Problem to work on:
The expected output is every line from the one containing "Searching 8 plies" to the end of the data below, exactly, and no other line.
************
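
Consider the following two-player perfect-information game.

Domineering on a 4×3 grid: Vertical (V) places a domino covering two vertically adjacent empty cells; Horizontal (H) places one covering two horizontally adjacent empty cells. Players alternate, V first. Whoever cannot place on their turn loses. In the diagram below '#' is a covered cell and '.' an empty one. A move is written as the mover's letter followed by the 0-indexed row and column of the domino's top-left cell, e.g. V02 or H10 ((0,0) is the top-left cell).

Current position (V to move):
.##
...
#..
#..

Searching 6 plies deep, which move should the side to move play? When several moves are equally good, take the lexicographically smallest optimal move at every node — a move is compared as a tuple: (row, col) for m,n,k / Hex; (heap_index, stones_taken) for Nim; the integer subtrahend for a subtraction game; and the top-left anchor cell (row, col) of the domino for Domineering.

V's best at [.##/.../#../#..]: V11

ply 1, V at .##/.../#../#.. | V00=-1→###/#../#../#..; V11=+1→.##/.#./##./#..*; V12=+1→.##/..#/#.#/#..; V21=+1→.##/.../##./##.; V22=+1→.##/.../#.#/#.#
ply 2, H at .##/.#./##./#.. | H31=-1→.##/.#./##./###*
ply 3, V at .##/.#./##./### | V00=+1→###/##./##./###*; V12=+1→.##/.##/###/###
ply 4: ###/##./##./### is terminal -1 (H); from .##/.../#../#.. depth 6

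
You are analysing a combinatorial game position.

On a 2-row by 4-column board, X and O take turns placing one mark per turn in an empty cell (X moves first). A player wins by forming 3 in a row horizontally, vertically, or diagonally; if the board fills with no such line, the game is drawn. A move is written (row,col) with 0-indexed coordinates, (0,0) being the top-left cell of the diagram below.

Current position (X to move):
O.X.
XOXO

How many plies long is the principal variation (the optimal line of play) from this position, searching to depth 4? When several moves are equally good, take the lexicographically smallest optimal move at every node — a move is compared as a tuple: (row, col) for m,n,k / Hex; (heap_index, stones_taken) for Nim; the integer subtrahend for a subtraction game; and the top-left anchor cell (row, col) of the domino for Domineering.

ply 1, X at O.X./XOXO | (0,1)=+0→OXX./XOXO*; (0,3)=+0→O.XX/XOXO
ply 2, O at OXX./XOXO | (0,3)=+0→OXXO/XOXO*
ply 3: OXXO/XOXO is terminal +0 (X); from O.X./XOXO depth 4

PV length from [O.X./XOXO]: 2 plies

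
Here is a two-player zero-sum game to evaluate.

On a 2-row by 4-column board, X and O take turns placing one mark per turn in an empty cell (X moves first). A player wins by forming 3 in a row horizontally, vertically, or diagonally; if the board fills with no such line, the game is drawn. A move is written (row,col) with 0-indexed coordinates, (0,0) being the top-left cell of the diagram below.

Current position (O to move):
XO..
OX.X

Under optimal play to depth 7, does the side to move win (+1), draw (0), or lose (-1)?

value(XO../OX.X, O) = 0

p1 O@[XO../OX.X]: (0,2)[XOO./OX.X]-1 (0,3)[XO.O/OX.X]-1 (1,2)[XO../OXOX]+0*
p2 X@[XO../OXOX]: (0,2)[XOX./OXOX]+0* (0,3)[XO.X/OXOX]+0
p3 O@[XOX./OXOX]: (0,3)[XOXO/OXOX]+0*
p4 X@[XOXO/OXOX] terminal +0; root [XO../OX.X] d7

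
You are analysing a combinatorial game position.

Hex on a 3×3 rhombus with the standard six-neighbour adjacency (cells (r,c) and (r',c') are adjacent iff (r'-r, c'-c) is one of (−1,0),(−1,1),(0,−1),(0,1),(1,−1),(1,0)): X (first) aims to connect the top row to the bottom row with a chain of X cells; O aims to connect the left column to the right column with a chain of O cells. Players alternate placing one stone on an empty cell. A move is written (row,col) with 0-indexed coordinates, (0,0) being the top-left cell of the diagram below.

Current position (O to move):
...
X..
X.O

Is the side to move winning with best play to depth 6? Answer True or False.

O winning at [.../X../X.O]: False

p1 O@[.../X../X.O]: (0,0)[O../X../X.O]-1* (0,1)[.O./X../X.O]-1 (0,2)[..O/X../X.O]-1 (1,1)[.../XO./X.O]-1 (1,2)[.../X.O/X.O]-1 (2,1)[.../X../XOO]-1
p2 X@[O../X../X.O]: (0,1)[OX./X../X.O]+1* (0,2)[O.X/X../X.O]+1 (1,1)[O../XX./X.O]+1 (1,2)[O../X.X/X.O]+1 (2,1)[O../X../XXO]+1
p3 O@[OX./X../X.O] terminal -1; root [.../X../X.O] d6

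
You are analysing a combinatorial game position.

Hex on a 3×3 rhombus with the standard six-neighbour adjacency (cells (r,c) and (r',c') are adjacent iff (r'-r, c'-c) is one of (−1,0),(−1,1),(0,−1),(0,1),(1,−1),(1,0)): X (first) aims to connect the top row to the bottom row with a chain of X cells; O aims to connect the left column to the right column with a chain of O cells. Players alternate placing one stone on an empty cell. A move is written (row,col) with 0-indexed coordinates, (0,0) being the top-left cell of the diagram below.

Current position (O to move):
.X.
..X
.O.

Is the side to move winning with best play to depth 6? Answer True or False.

O winning at [.X./..X/.O.]: True

p1 O@[.X./..X/.O.]: (0,0)[OX./..X/.O.]-1 (0,2)[.XO/..X/.O.]-1 (1,0)[.X./O.X/.O.]-1 (1,1)[.X./.OX/.O.]+1* (2,0)[.X./..X/OO.]-1 (2,2)[.X./..X/.OO]-1
p2 X@[.X./.OX/.O.]: (0,0)[XX./.OX/.O.]-1* (0,2)[.XX/.OX/.O.]-1 (1,0)[.X./XOX/.O.]-1 (2,0)[.X./.OX/XO.]-1 (2,2)[.X./.OX/.OX]-1
p3 O@[XX./.OX/.O.]: (0,2)[XXO/.OX/.O.]+1* (1,0)[XX./OOX/.O.]+1 (2,0)[XX./.OX/OO.]+1 (2,2)[XX./.OX/.OO]+1
p4 X@[XXO/.OX/.O.]: (1,0)[XXO/XOX/.O.]-1* (2,0)[XXO/.OX/XO.]-1 (2,2)[XXO/.OX/.OX]-1
p5 O@[XXO/XOX/.O.]: (2,0)[XXO/XOX/OO.]+1* (2,2)[XXO/XOX/.OO]-1
p6 X@[XXO/XOX/OO.] terminal -1; root [.X./..X/.O.] d6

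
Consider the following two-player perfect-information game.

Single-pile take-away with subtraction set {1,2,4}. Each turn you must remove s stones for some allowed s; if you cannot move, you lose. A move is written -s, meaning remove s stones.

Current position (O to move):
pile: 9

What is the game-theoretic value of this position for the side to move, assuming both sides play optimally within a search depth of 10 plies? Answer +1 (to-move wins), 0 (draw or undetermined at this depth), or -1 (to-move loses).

value(9, O) = -1

ply 1, O at 9 | -1=-1→8*; -2=-1→7; -4=-1→5
ply 2, X at 8 | -1=-1→7; -2=+1→6*; -4=-1→4
ply 3, O at 6 | -1=-1→5*; -2=-1→4; -4=-1→2
ply 4, X at 5 | -1=-1→4; -2=+1→3*; -4=-1→1
ply 5, O at 3 | -1=-1→2*; -2=-1→1
ply 6, X at 2 | -1=-1→1; -2=+1→0*
ply 7: 0 is terminal -1 (O); from 9 depth 10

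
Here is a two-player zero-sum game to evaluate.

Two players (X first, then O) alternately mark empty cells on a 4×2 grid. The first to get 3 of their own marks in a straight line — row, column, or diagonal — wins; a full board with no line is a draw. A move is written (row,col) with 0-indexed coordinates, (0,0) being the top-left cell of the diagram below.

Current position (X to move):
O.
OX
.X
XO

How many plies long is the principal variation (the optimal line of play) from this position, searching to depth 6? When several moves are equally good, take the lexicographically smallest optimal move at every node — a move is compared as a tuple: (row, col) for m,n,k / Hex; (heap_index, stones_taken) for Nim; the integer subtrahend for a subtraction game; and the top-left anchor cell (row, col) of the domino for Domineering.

PV length from [O./OX/.X/XO]: 1 ply

p1 X@[O./OX/.X/XO]: (0,1)[OX/OX/.X/XO]+1* (2,0)[O./OX/XX/XO]+0
p2 O@[OX/OX/.X/XO] terminal -1; root [O./OX/.X/XO] d6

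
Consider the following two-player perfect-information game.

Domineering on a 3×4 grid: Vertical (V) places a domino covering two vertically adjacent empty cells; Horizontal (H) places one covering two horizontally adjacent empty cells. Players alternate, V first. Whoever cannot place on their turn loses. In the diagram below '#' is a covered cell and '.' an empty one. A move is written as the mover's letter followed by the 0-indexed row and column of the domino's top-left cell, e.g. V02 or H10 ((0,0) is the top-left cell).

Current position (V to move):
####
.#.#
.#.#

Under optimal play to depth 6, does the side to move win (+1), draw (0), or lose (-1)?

[####/.#.#/.#.#] V move#1: V10:+1/####/##.#/##.#*, V12:+1/####/.###/.###
[####/##.#/##.#] end (terminal -1, H#2); searched ####/.#.#/.#.# to 6

value(####/.#.#/.#.#, V) = +1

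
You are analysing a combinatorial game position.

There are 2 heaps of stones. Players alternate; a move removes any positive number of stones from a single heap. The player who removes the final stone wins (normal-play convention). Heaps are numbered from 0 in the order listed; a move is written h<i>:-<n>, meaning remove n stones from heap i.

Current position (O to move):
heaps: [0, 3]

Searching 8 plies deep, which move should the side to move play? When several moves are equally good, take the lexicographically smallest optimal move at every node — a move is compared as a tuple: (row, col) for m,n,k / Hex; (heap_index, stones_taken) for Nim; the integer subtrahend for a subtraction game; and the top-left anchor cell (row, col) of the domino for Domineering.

O's best at [(0,3)]: h1:-3

ply 1, O at (0,3) | h1:-1=-1→(0,2); h1:-2=-1→(0,1); h1:-3=+1→(0,0)*
ply 2: (0,0) is terminal -1 (X); from (0,3) depth 8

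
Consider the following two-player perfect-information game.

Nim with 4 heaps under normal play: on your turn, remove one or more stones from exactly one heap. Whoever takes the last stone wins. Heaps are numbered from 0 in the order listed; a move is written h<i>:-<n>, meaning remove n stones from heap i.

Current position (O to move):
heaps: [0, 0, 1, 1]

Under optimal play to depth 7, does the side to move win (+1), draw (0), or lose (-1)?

value((0,0,1,1), O) = -1

[(0,0,1,1)] O move#1: h2:-1:-1/(0,0,0,1)*, h3:-1:-1/(0,0,1,0)
[(0,0,0,1)] X move#2: h3:-1:+1/(0,0,0,0)*
[(0,0,0,0)] end (terminal -1, O#3); searched (0,0,1,1) to 7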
************
Solution:
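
Searching 8 plies deep, which move should the side to move play? When several moves are equally good, take the lexicographically smallest optimal move at every node — a move is compared as a tuple: (row, col) for m,n,k / Hex; (heap_index, stones_taken) for Nim; the integer subtrahend for a subtraction game; and the top-left anchor cell (row, col) of the domino for Domineering.

O's best at [(0,3)]: h1:-3

ply 1, O at (0,3) | h1:-1=-1→(0,2); h1:-2=-1→(0,1); h1:-3=+1→(0,0)*
ply 2: (0,0) is terminal -1 (X); from (0,3) depth 8

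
Consider the following two-player perfect-information game.

Nim with 4 heaps under normal play: on your turn, remove one or more stones from exactly one heap. Whoever takes the last stone wins. Heaps are numbered from 0 in the order listed; a move is written h<i>:-<n>, meaning remove n stones from heap i.

Current position (O to move):
heaps: [0, 0, 1, 1]

Under optimal play to depth 7, does the side to move win (+1), draw (0), or lose (-1)?

value((0,0,1,1), O) = -1

[(0,0,1,1)] O move#1: h2:-1:-1/(0,0,0,1)*, h3:-1:-1/(0,0,1,0)
[(0,0,0,1)] X move#2: h3:-1:+1/(0,0,0,0)*
[(0,0,0,0)] end (terminal -1, O#3); searched (0,0,1,1) to 7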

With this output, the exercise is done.